■ DESCRIPTION OF THE TASK: Every line of the data is to be transcribed as it stands.

■ AVAILABLE DATA:

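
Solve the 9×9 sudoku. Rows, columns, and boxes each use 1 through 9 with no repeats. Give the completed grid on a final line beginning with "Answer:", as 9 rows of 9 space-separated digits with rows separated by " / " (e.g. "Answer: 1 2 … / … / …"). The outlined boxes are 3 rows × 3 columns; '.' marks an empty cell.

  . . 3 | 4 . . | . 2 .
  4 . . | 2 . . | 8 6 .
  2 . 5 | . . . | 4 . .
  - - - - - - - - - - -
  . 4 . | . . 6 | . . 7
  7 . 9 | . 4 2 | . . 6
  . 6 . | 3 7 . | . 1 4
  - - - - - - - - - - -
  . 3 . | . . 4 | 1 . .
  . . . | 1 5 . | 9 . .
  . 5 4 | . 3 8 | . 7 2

Step 1. [r4c5∈{1,8,9}] box 5 places 1 nowhere but r4c5. So r4c5=1.
Step 2. [r2c5∈{9}] nothing but 9 survives at r2c5 ⇒ r2c5=9.
Step 3. [r2c3∈{1,7}] r2c3 is the only open cell in col 3 admitting 1. So r2c3=1.
Step 4. [r8c6∈{7}] r8c6 has the single candidate 7, so r8c6=7.
Step 5. [r1c1∈{6,8,9}] 6 has one home in box 1: r1c1, so r1c1=6.
Step 6. [r8c1∈{8}] only 8 remains possible at r8c1, so r8c1=8.
Step 7. [r4c8∈{3,5,8,9}] box 6 places 9 nowhere but r4c8, so r4c8=9.
Step 8. [r3c8∈{3}] only 3 remains possible at r3c8, so r3c8=3.
Step 9. [r5c8∈{5,8}] 8 has one home in box 6: r5c8, so r5c8=8.
Step 10. [r2c9∈{5}] r2c9's peers cover all but 5, so r2c9=5.
Step 11. [r3c4∈{6,7,8}] r3c4 is the only open cell in col 4 admitting 7, so r3c4=7.
Step 12. [r6c1∈{5}] r6c1's peers cover all but 5 ⇒ r6c1=5.
Step 13. [r4c4∈{5,8}] 8 has one home in col 4: r4c4. So r4c4=8.
Step 14. [r4c3∈{2}] only 2 remains possible at r4c3. So r4c3=2.
Step 15. [r3c5∈{6,8}] row 3 places 6 nowhere but r3c5, so r3c5=6.
Step 16. [r7c1∈{9}] r7c1 has the single candidate 9, so r7c1=9.
Step 17. [r3c6∈{1}] r3c6's peers cover all but 1. So r3c6=1.
Step 18. [r7c4∈{6}] nothing but 6 survives at r7c4 ⇒ r7c4=6.
Step 19. [r3c9∈{9}] r3c9's peers cover all but 9, so r3c9=9.
Step 20. [r1c2∈{7,8,9}] in row 1, 9 fits only at r1c2, so r1c2=9.
Step 21. [r5c7∈{3,5}] in row 5, 3 fits only at r5c7, so r5c7=3.
Step 22. [r8c2∈{2}] r8c2 has the single candidate 2 ⇒ r8c2=2.
Step 23. [r1c7∈{7}] r1c7 has the single candidate 7, so r1c7=7.
Step 24. [r1c5∈{8}] r1c5's peers cover all but 8. So r1c5=8.
Step 25. [r8c8∈{4}] r8c8's peers cover all but 4. So r8c8=4.
Step 26. [r1c6∈{5}] r1c6 has the single candidate 5. So r1c6=5.
Step 27. [r8c3∈{6}] r8c3's peers cover all but 6. So r8c3=6.
Step 28. [r6c3∈{8}] r6c3 is down to just 8, so r6c3=8.
Step 29. [r2c2∈{7}] r2c2's peers cover all but 7. So r2c2=7.
Step 30. [r6c6∈{9}] nothing but 9 survives at r6c6. So r6c6=9.
Step 31. [r9c4∈{9}] r9c4's peers cover all but 9. So r9c4=9.
Step 32. [r4c7∈{5}] nothing but 5 survives at r4c7 ⇒ r4c7=5.
Step 33. [r3c2∈{8}] nothing but 8 survives at r3c2, so r3c2=8.
Step 34. [r8c9∈{3}] r8c9 is down to just 3 ⇒ r8c9=3.
Step 35. [r7c8∈{5}] r7c8's peers cover all but 5, so r7c8=5.
Step 36. [r6c7∈{2}] r6c7 has the single candidate 2 ⇒ r6c7=2.
Step 37. [r5c4∈{5}] r5c4's peers cover all but 5. So r5c4=5.
Step 38. [r5c2∈{1}] only 1 remains possible at r5c2, so r5c2=1.
Step 39. [r9c7∈{6}] only 6 remains possible at r9c7, so r9c7=6.
Step 40. [r1c9∈{1}] r1c9's peers cover all but 1, so r1c9=1.
Step 41. [r9c1∈{1}] r9c1 has the single candidate 1 ⇒ r9c1=1.
Step 42. [r7c5∈{2}] r7c5 has the single candidate 2 ⇒ r7c5=2.
Step 43. [r7c9∈{8}] r7c9 has the single candidate 8 ⇒ r7c9=8.
Step 44. [r4c1∈{3}] r4c1 is down to just 3, so r4c1=3.
Step 45. [r7c3∈{7}] r7c3's peers cover all but 7, so r7c3=7.
Step 46. [r2c6∈{3}] r2c6 is down to just 3, so r2c6=3.

Answer: 6 9 3 4 8 5 7 2 1 / 4 7 1 2 9 3 8 6 5 / 2 8 5 7 6 1 4 3 9 / 3 4 2 8 1 6 5 9 7 / 7 1 9 5 4 2 3 8 6 / 5 6 8 3 7 9 2 1 4 / 9 3 7 6 2 4 1 5 8 / 8 2 6 1 5 7 9 4 3 / 1 5 4 9 3 8 6 7 2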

■ WRITTEN ANSWER:
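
Solve the 9×9 sudoku. Rows, columns, and boxes each use 1 through 9 with no repeats. Give the completed grid on a final line beginning with "Answer:", as 9 rows of 9 space-separated digits with rows separated by " / " (e.g. "Answer: 1 2 … / … / …"). The outlined boxes are 3 rows × 3 columns; '.' marks an empty cell.

  . . 3 | 4 . . | . 2 .
  4 . . | 2 . . | 8 6 .
  2 . 5 | . . . | 4 . .
  - - - - - - - - - - -
  . 4 . | . . 6 | . . 7
  7 . 9 | . 4 2 | . . 6
  . 6 . | 3 7 . | . 1 4
  - - - - - - - - - - -
  . 3 . | . . 4 | 1 . .
  . . . | 1 5 . | 9 . .
  . 5 4 | . 3 8 | . 7 2

Step 1. [r4c5∈{1,8,9}] box 5 places 1 nowhere but r4c5. So r4c5=1.
Step 2. [r2c5∈{9}] nothing but 9 survives at r2c5 ⇒ r2c5=9.
Step 3. [r2c3∈{1,7}] r2c3 is the only open cell in col 3 admitting 1. So r2c3=1.
Step 4. [r8c6∈{7}] r8c6 has the single candidate 7, so r8c6=7.
Step 5. [r1c1∈{6,8,9}] 6 has one home in box 1: r1c1, so r1c1=6.
Step 6. [r8c1∈{8}] only 8 remains possible at r8c1, so r8c1=8.
Step 7. [r4c8∈{3,5,8,9}] box 6 places 9 nowhere but r4c8, so r4c8=9.
Step 8. [r3c8∈{3}] only 3 remains possible at r3c8, so r3c8=3.
Step 9. [r5c8∈{5,8}] 8 has one home in box 6: r5c8, so r5c8=8.
Step 10. [r2c9∈{5}] r2c9's peers cover all but 5, so r2c9=5.
Step 11. [r3c4∈{6,7,8}] r3c4 is the only open cell in col 4 admitting 7, so r3c4=7.
Step 12. [r6c1∈{5}] r6c1's peers cover all but 5 ⇒ r6c1=5.
Step 13. [r4c4∈{5,8}] 8 has one home in col 4: r4c4. So r4c4=8.
Step 14. [r4c3∈{2}] only 2 remains possible at r4c3. So r4c3=2.
Step 15. [r3c5∈{6,8}] row 3 places 6 nowhere but r3c5, so r3c5=6.
Step 16. [r7c1∈{9}] r7c1 has the single candidate 9, so r7c1=9.
Step 17. [r3c6∈{1}] r3c6's peers cover all but 1. So r3c6=1.
Step 18. [r7c4∈{6}] nothing but 6 survives at r7c4 ⇒ r7c4=6.
Step 19. [r3c9∈{9}] r3c9's peers cover all but 9, so r3c9=9.
Step 20. [r1c2∈{7,8,9}] in row 1, 9 fits only at r1c2, so r1c2=9.
Step 21. [r5c7∈{3,5}] in row 5, 3 fits only at r5c7, so r5c7=3.
Step 22. [r8c2∈{2}] r8c2 has the single candidate 2 ⇒ r8c2=2.
Step 23. [r1c7∈{7}] r1c7 has the single candidate 7, so r1c7=7.
Step 24. [r1c5∈{8}] r1c5's peers cover all but 8. So r1c5=8.
Step 25. [r8c8∈{4}] r8c8's peers cover all but 4. So r8c8=4.
Step 26. [r1c6∈{5}] r1c6 has the single candidate 5. So r1c6=5.
Step 27. [r8c3∈{6}] r8c3's peers cover all but 6. So r8c3=6.
Step 28. [r6c3∈{8}] r6c3 is down to just 8, so r6c3=8.
Step 29. [r2c2∈{7}] r2c2's peers cover all but 7. So r2c2=7.
Step 30. [r6c6∈{9}] nothing but 9 survives at r6c6. So r6c6=9.
Step 31. [r9c4∈{9}] r9c4's peers cover all but 9. So r9c4=9.
Step 32. [r4c7∈{5}] nothing but 5 survives at r4c7 ⇒ r4c7=5.
Step 33. [r3c2∈{8}] nothing but 8 survives at r3c2, so r3c2=8.
Step 34. [r8c9∈{3}] r8c9 is down to just 3 ⇒ r8c9=3.
Step 35. [r7c8∈{5}] r7c8's peers cover all but 5, so r7c8=5.
Step 36. [r6c7∈{2}] r6c7 has the single candidate 2 ⇒ r6c7=2.
Step 37. [r5c4∈{5}] r5c4's peers cover all but 5. So r5c4=5.
Step 38. [r5c2∈{1}] only 1 remains possible at r5c2, so r5c2=1.
Step 39. [r9c7∈{6}] only 6 remains possible at r9c7, so r9c7=6.
Step 40. [r1c9∈{1}] r1c9's peers cover all but 1, so r1c9=1.
Step 41. [r9c1∈{1}] r9c1 has the single candidate 1 ⇒ r9c1=1.
Step 42. [r7c5∈{2}] r7c5 has the single candidate 2 ⇒ r7c5=2.
Step 43. [r7c9∈{8}] r7c9 has the single candidate 8 ⇒ r7c9=8.
Step 44. [r4c1∈{3}] r4c1 is down to just 3, so r4c1=3.
Step 45. [r7c3∈{7}] r7c3's peers cover all but 7, so r7c3=7.
Step 46. [r2c6∈{3}] r2c6 is down to just 3, so r2c6=3.

Answer: 6 9 3 4 8 5 7 2 1 / 4 7 1 2 9 3 8 6 5 / 2 8 5 7 6 1 4 3 9 / 3 4 2 8 1 6 5 9 7 / 7 1 9 5 4 2 3 8 6 / 5 6 8 3 7 9 2 1 4 / 9 3 7 6 2 4 1 5 8 / 8 2 6 1 5 7 9 4 3 / 1 5 4 9 3 8 6 7 2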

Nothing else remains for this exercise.